● Instructions for the task: Search the records below for the string "transfer" and copy each line where it turns up.

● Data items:
◆ ◆ ◆ ◆ ◆ ◆ ◆

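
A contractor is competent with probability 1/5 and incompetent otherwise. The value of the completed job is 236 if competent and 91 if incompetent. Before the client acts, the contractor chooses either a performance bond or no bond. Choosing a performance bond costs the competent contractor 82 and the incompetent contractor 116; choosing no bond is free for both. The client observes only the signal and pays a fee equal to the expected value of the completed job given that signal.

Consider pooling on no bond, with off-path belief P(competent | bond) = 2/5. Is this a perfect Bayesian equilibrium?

Yes

On the equilibrium path (no bond) the client holds the prior 1/5 and pays 1/5·236 + 4/5·91 = 120. Off-path (bond) belief 2/5 gives 2/5·236 + 3/5·91 = 149.
Competent: no bond gives 120 − 0 = 120; bond gives 149 − 82 = 67. Stays. ✓
Incompetent: no bond gives 120 − 0 = 120; bond gives 149 − 116 = 33. Stays. ✓
Beliefs are Bayes-consistent on-path and both types best-respond.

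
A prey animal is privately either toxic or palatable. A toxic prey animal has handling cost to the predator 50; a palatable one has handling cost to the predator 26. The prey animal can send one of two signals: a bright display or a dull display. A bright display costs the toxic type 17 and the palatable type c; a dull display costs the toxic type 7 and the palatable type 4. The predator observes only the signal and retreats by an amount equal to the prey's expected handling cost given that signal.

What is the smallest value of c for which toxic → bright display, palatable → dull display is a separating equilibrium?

28

Under separation: bright display → toxic (pays 50); dull display → palatable (pays 26).
Toxic: 50 − 17 = 33 ≥ 26 − 7 = 19. Holds regardless of c. ✓
Palatable: 26 − 4 ≥ 50 − c, so c ≥ 50 − 22 = 28.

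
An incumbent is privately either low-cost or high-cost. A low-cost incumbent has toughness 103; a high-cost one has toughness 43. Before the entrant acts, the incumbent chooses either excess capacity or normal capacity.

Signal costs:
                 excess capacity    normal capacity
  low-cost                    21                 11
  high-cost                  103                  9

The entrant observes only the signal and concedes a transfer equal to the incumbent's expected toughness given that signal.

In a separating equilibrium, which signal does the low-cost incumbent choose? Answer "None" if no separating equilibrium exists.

Try low-cost → excess capacity, high-cost → normal capacity:
  If types separate, excess capacity earns payment 103 and normal capacity earns 43.
  Low-cost: excess capacity gives 103 − 21 = 82; normal capacity gives 43 − 11 = 32. No deviation. ✓
  High-cost: normal capacity gives 43 − 9 = 34; excess capacity gives 103 − 103 = 0. No deviation. ✓
Both hold — the low-cost type sends excess capacity.

excess capacity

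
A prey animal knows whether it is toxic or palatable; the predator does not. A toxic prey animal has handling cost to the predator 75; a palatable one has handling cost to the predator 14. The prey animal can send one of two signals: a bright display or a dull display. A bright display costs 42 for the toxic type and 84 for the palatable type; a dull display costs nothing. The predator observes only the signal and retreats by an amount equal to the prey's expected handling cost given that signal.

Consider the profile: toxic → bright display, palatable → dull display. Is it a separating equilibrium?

Under separation the predator infers type exactly: bright display → toxic (pays 75), dull display → palatable (pays 14).
Toxic: bright display gives 75 − 42 = 33; dull display gives 14 − 0 = 14. No deviation. ✓
Palatable: dull display gives 14 − 0 = 14; bright display gives 75 − 84 = -9. No deviation. ✓
Neither type gains from mimicking the other.

Yes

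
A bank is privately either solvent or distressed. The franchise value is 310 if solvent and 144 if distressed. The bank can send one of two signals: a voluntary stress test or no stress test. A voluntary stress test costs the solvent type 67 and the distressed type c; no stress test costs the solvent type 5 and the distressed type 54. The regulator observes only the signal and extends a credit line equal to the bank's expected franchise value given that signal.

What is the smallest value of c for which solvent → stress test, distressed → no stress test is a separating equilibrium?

Under separation: stress test → solvent (pays 310); no stress test → distressed (pays 144).
Solvent: 310 − 67 = 243 ≥ 144 − 5 = 139. Holds regardless of c. ✓
Distressed: 144 − 54 ≥ 310 − c, so c ≥ 310 − 90 = 220.

220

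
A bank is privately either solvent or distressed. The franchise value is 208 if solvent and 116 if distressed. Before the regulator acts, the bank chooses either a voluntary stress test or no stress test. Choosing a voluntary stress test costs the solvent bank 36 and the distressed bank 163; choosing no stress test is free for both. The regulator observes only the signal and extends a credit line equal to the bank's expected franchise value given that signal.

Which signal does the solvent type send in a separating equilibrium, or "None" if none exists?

Try solvent → stress test, distressed → no stress test:
  If types separate, stress test earns payment 208 and no stress test earns 116.
  Solvent: stress test gives 208 − 36 = 172; no stress test gives 116 − 0 = 116. No deviation. ✓
  Distressed: no stress test gives 116 − 0 = 116; stress test gives 208 − 163 = 45. No deviation. ✓
Both hold — the solvent type sends stress test.

stress test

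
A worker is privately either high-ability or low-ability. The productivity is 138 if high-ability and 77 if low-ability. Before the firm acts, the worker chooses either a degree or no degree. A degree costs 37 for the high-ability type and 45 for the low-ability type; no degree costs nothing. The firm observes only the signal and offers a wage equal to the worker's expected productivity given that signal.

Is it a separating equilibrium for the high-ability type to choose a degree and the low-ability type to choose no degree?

If types separate, degree earns payment 138 and no degree earns 77.
High-ability: degree gives 138 − 37 = 101; no degree gives 77 − 0 = 77. No deviation. ✓
Low-ability: no degree gives 77 − 0 = 77; degree gives 138 − 45 = 93. Would deviate. ✗

No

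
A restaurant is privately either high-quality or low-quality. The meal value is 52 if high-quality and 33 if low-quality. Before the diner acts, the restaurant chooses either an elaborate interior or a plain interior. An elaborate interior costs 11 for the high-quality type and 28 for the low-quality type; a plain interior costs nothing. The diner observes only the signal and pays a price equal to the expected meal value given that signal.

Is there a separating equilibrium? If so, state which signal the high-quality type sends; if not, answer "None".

Try high-quality → elaborate interior, low-quality → plain interior:
  If types separate, elaborate interior earns payment 52 and plain interior earns 33.
  High-quality: elaborate interior gives 52 − 11 = 41; plain interior gives 33 − 0 = 33. No deviation. ✓
  Low-quality: plain interior gives 33 − 0 = 33; elaborate interior gives 52 − 28 = 24. No deviation. ✓
Both hold — the high-quality type sends elaborate interior.

elaborate interior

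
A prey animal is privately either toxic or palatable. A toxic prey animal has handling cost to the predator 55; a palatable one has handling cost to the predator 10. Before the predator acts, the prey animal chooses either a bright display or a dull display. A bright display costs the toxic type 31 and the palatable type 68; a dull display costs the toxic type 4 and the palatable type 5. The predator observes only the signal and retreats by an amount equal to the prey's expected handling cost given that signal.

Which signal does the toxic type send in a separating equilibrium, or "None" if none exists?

bright display

Try toxic → bright display, palatable → dull display:
  If types separate, bright display earns payment 55 and dull display earns 10.
  Toxic: bright display gives 55 − 31 = 24; dull display gives 10 − 4 = 6. No deviation. ✓
  Palatable: dull display gives 10 − 5 = 5; bright display gives 55 − 68 = -13. No deviation. ✓
Both hold — the toxic type sends bright display.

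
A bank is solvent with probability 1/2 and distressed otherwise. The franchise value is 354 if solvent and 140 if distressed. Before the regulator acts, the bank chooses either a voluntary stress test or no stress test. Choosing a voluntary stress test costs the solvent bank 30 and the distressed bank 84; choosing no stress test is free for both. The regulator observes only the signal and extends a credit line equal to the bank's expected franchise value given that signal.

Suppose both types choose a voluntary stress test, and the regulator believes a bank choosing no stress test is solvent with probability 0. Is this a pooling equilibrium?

On the equilibrium path (stress test) the regulator holds the prior 1/2 and pays 1/2·354 + 1/2·140 = 247. Off-path (no stress test) belief 0 gives 0·354 + 1·140 = 140.
Solvent: stress test gives 247 − 30 = 217; no stress test gives 140 − 0 = 140. Stays. ✓
Distressed: stress test gives 247 − 84 = 163; no stress test gives 140 − 0 = 140. Stays. ✓
Beliefs are Bayes-consistent on-path and both types best-respond.

Yes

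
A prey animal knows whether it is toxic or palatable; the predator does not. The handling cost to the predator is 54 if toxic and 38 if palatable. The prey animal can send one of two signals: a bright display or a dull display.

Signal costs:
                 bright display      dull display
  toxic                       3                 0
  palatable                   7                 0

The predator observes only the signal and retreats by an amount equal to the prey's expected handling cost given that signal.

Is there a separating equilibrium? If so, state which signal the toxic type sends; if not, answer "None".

Try toxic → bright display, palatable → dull display:
  Under separation the predator infers type exactly: bright display → toxic (pays 54), dull display → palatable (pays 38).
  Toxic: bright display gives 54 − 3 = 51; dull display gives 38 − 0 = 38. No deviation. ✓
  Palatable: dull display gives 38 − 0 = 38; bright display gives 54 − 7 = 47. Would deviate. ✗
Try toxic → dull display, palatable → bright display:
  Under separation the predator infers type exactly: dull display → toxic (pays 54), bright display → palatable (pays 38).
  Toxic: dull display gives 54 − 0 = 54; bright display gives 38 − 3 = 35. No deviation. ✓
  Palatable: bright display gives 38 − 7 = 31; dull display gives 54 − 0 = 54. Would deviate. ✗
Neither assignment is incentive-compatible.

None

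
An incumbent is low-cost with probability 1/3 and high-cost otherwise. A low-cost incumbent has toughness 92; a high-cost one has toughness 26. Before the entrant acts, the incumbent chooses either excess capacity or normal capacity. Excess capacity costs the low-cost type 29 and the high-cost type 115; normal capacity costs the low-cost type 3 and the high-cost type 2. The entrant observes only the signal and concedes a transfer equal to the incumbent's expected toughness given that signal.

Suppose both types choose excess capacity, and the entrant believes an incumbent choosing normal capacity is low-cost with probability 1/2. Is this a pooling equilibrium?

No

At the pooled signal (excess capacity) the entrant holds the prior 1/3 and pays 1/3·92 + 2/3·26 = 48. Off-path (normal capacity) belief 1/2 gives 1/2·92 + 1/2·26 = 59.
Low-cost: excess capacity gives 48 − 29 = 19; normal capacity gives 59 − 3 = 56. Deviates. ✗
High-cost: excess capacity gives 48 − 115 = -67; normal capacity gives 59 − 2 = 57. Deviates. ✗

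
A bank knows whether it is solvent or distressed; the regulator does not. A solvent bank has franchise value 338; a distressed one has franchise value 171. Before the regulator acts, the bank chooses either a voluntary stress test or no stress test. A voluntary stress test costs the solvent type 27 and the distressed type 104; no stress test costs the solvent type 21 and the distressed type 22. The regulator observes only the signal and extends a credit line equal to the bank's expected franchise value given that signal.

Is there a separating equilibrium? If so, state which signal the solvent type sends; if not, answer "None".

Try solvent → stress test, distressed → no stress test:
  Under separation the regulator infers type exactly: stress test → solvent (pays 338), no stress test → distressed (pays 171).
  Solvent: stress test gives 338 − 27 = 311; no stress test gives 171 − 21 = 150. No deviation. ✓
  Distressed: no stress test gives 171 − 22 = 149; stress test gives 338 − 104 = 234. Would deviate. ✗
Try solvent → no stress test, distressed → stress test:
  Under separation the regulator infers type exactly: no stress test → solvent (pays 338), stress test → distressed (pays 171).
  Solvent: no stress test gives 338 − 21 = 317; stress test gives 171 − 27 = 144. No deviation. ✓
  Distressed: stress test gives 171 − 104 = 67; no stress test gives 338 − 22 = 316. Would deviate. ✗
Neither assignment is incentive-compatible.

None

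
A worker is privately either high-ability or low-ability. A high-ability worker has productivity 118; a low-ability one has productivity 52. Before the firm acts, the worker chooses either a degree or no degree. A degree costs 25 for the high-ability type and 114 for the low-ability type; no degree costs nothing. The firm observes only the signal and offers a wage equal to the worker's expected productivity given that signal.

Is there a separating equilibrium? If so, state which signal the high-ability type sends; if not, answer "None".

degree

Try high-ability → degree, low-ability → no degree:
  Under separation the firm infers type exactly: degree → high-ability (pays 118), no degree → low-ability (pays 52).
  High-ability: degree gives 118 − 25 = 93; no degree gives 52 − 0 = 52. No deviation. ✓
  Low-ability: no degree gives 52 − 0 = 52; degree gives 118 − 114 = 4. No deviation. ✓
Both hold — the high-ability type sends degree.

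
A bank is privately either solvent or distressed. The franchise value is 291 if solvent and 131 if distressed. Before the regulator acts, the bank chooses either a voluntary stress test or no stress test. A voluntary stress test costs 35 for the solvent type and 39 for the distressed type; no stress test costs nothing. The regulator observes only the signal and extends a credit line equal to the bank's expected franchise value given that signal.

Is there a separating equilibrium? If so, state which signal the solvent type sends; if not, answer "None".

None

Try solvent → stress test, distressed → no stress test:
  Under separation the regulator infers type exactly: stress test → solvent (pays 291), no stress test → distressed (pays 131).
  Solvent: stress test gives 291 − 35 = 256; no stress test gives 131 − 0 = 131. No deviation. ✓
  Distressed: no stress test gives 131 − 0 = 131; stress test gives 291 − 39 = 252. Would deviate. ✗
Try solvent → no stress test, distressed → stress test:
  Under separation the regulator infers type exactly: no stress test → solvent (pays 291), stress test → distressed (pays 131).
  Solvent: no stress test gives 291 − 0 = 291; stress test gives 131 − 35 = 96. No deviation. ✓
  Distressed: stress test gives 131 − 39 = 92; no stress test gives 291 − 0 = 291. Would deviate. ✗
Neither assignment is incentive-compatible.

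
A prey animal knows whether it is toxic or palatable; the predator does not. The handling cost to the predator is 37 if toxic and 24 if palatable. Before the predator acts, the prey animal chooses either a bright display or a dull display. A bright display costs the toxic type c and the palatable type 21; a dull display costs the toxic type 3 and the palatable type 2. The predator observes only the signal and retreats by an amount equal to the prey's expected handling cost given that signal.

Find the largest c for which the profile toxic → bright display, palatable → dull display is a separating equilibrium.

Under separation: bright display → toxic (pays 37); dull display → palatable (pays 24).
Palatable: 24 − 2 = 22 ≥ 37 − 21 = 16. Holds regardless of c. ✓
Toxic: 37 − c ≥ 24 − 3, so c ≤ 37 − 21 = 16.

16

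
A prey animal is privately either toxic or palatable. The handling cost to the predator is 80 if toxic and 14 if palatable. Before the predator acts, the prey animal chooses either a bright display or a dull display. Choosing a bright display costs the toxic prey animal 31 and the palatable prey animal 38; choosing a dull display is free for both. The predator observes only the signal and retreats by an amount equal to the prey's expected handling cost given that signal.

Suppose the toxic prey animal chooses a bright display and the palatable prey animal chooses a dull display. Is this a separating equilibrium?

If types separate, bright display earns payment 80 and dull display earns 14.
Toxic: bright display gives 80 − 31 = 49; dull display gives 14 − 0 = 14. No deviation. ✓
Palatable: dull display gives 14 − 0 = 14; bright display gives 80 − 38 = 42. Would deviate. ✗

No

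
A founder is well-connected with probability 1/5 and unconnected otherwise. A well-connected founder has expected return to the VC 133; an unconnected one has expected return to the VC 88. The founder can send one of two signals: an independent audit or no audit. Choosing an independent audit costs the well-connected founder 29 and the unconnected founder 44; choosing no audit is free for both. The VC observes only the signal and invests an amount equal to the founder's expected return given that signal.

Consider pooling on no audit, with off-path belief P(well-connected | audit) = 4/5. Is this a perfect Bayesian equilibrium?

At the pooled signal (no audit) the VC holds the prior 1/5 and pays 1/5·133 + 4/5·88 = 97. Off-path (audit) belief 4/5 gives 4/5·133 + 1/5·88 = 124.
Well-connected: no audit gives 97 − 0 = 97; audit gives 124 − 29 = 95. Stays. ✓
Unconnected: no audit gives 97 − 0 = 97; audit gives 124 − 44 = 80. Stays. ✓

Yes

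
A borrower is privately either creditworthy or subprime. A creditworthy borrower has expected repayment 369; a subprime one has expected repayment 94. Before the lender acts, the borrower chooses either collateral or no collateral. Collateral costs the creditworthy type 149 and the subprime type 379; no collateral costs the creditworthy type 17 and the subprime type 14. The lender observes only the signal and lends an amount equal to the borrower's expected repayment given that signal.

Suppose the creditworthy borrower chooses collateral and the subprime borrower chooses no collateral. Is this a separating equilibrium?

If types separate, collateral earns payment 369 and no collateral earns 94.
Creditworthy: collateral gives 369 − 149 = 220; no collateral gives 94 − 17 = 77. No deviation. ✓
Subprime: no collateral gives 94 − 14 = 80; collateral gives 369 − 379 = -10. No deviation. ✓
Neither type gains from mimicking the other.

Yes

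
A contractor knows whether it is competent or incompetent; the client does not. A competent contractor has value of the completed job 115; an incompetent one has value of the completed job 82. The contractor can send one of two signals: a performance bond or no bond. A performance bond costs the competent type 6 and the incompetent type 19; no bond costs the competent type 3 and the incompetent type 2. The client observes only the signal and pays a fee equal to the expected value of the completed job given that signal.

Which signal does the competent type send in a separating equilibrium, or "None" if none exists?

None

Try competent → bond, incompetent → no bond:
  If types separate, bond earns payment 115 and no bond earns 82.
  Competent: bond gives 115 − 6 = 109; no bond gives 82 − 3 = 79. No deviation. ✓
  Incompetent: no bond gives 82 − 2 = 80; bond gives 115 − 19 = 96. Would deviate. ✗
Try competent → no bond, incompetent → bond:
  If types separate, no bond earns payment 115 and bond earns 82.
  Competent: no bond gives 115 − 3 = 112; bond gives 82 − 6 = 76. No deviation. ✓
  Incompetent: bond gives 82 − 19 = 63; no bond gives 115 − 2 = 113. Would deviate. ✗
Neither assignment is incentive-compatible.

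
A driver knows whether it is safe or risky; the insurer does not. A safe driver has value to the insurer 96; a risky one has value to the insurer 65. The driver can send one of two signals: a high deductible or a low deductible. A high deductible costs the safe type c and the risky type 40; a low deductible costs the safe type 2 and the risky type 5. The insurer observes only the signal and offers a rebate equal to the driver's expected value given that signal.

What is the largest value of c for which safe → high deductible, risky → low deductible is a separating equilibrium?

33

Under separation: high deductible → safe (pays 96); low deductible → risky (pays 65).
Risky: 65 − 5 = 60 ≥ 96 − 40 = 56. Holds regardless of c. ✓
Safe: 96 − c ≥ 65 − 2, so c ≤ 96 − 63 = 33.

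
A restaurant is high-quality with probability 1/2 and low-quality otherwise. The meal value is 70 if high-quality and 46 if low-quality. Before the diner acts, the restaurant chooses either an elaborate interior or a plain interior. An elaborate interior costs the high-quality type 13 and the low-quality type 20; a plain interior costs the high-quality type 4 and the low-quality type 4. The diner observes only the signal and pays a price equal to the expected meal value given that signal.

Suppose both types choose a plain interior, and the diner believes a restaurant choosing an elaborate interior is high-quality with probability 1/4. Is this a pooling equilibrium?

At the pooled signal (plain interior) the diner holds the prior 1/2 and pays 1/2·70 + 1/2·46 = 58. Off-path (elaborate interior) belief 1/4 gives 1/4·70 + 3/4·46 = 52.
High-quality: plain interior gives 58 − 4 = 54; elaborate interior gives 52 − 13 = 39. Stays. ✓
Low-quality: plain interior gives 58 − 4 = 54; elaborate interior gives 52 − 20 = 32. Stays. ✓

Yes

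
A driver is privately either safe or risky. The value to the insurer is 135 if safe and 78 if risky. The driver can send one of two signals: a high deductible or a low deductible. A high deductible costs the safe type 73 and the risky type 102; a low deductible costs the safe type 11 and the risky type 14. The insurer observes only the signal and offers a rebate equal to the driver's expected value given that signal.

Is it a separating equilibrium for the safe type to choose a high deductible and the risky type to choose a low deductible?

No

If types separate, high deductible earns payment 135 and low deductible earns 78.
Safe: high deductible gives 135 − 73 = 62; low deductible gives 78 − 11 = 67. Would deviate. ✗
Risky: low deductible gives 78 − 14 = 64; high deductible gives 135 − 102 = 33. No deviation. ✓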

◆ ◆ ◆ ◆ ◆ ◆ ◆

● Task answer:
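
The entrant observes only the signal and concedes a transfer equal to the incumbent's expected toughness given that signal.
An incumbent is low-cost with probability 1/3 and high-cost otherwise. A low-cost incumbent has toughness 92; a high-cost one has toughness 26. Before the entrant acts, the incumbent chooses either excess capacity or normal capacity. Excess capacity costs the low-cost type 29 and the high-cost type 115; normal capacity costs the low-cost type 3 and the high-cost type 2. The entrant observes only the signal and concedes a transfer equal to the incumbent's expected toughness given that signal.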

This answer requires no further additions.